A complete, exact copy of the data is the required answer.

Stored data
=====
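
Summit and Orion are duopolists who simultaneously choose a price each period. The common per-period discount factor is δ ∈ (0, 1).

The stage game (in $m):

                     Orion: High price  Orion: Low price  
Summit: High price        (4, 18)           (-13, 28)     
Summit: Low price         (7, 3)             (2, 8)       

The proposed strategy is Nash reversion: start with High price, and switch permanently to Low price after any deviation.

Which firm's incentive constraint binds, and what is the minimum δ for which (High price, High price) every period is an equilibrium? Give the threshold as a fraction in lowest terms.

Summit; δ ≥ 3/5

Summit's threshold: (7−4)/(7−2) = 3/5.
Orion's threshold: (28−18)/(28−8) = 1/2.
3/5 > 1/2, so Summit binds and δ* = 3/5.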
=====
> Reply:
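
Summit and Orion are duopolists who simultaneously choose a price each period. The common per-period discount factor is δ ∈ (0, 1).

The stage game (in $m):

                     Orion: High price  Orion: Low price  
Summit: High price        (4, 18)           (-13, 28)     
Summit: Low price         (7, 3)             (2, 8)       

The proposed strategy is Nash reversion: start with High price, and switch permanently to Low price after any deviation.

Which firm's incentive constraint binds, and what is the minimum δ for which (High price, High price) every period is an equilibrium? Give the threshold as a fraction in lowest terms.

Summit; δ ≥ 3/5

Summit's threshold: (7−4)/(7−2) = 3/5.
Orion's threshold: (28−18)/(28−8) = 1/2.
3/5 > 1/2, so Summit binds and δ* = 3/5.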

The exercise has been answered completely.